PROBLEM TO SOLVE:
Check each line of the entries below for the string "Given"; copy every line where it appears.

TASK INPUT:
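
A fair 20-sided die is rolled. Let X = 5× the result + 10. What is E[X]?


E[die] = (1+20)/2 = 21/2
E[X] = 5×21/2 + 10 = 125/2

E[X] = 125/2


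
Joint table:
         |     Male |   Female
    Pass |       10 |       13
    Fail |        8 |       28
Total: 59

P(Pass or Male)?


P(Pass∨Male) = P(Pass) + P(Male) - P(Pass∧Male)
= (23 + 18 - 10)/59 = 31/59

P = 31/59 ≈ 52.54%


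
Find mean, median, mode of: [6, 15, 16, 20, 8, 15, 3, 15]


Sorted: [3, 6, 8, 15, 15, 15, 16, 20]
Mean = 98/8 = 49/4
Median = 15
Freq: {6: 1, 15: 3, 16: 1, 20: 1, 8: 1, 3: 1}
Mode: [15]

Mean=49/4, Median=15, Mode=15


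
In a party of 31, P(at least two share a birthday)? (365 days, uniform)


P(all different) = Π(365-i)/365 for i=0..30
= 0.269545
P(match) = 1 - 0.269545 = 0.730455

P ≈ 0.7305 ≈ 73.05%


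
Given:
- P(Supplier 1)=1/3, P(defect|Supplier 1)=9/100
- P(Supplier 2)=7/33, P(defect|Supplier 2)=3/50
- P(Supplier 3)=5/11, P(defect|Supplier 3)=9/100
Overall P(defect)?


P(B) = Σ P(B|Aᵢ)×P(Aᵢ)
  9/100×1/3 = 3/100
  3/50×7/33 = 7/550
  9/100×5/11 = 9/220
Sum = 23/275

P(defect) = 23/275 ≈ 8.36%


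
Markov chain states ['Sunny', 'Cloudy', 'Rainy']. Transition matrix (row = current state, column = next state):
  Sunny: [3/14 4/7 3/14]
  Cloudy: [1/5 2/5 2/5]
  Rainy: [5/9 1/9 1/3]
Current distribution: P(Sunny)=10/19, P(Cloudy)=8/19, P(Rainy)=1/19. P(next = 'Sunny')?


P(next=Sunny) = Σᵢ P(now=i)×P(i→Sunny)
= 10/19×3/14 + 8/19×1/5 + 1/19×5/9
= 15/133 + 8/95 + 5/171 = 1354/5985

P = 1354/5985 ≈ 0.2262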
* * *
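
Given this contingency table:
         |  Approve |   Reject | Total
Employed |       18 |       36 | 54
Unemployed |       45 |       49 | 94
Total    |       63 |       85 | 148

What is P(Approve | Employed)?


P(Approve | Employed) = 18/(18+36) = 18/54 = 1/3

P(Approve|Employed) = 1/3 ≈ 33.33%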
---
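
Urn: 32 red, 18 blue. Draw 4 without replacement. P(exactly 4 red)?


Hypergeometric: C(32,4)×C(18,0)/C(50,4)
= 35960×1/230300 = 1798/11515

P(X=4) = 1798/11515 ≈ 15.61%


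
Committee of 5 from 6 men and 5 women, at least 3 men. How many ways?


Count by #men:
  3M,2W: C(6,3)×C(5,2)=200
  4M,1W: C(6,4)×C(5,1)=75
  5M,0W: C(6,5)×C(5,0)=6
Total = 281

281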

SOLUTION TO THIS EXERCISE:
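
Given:
Given this contingency table: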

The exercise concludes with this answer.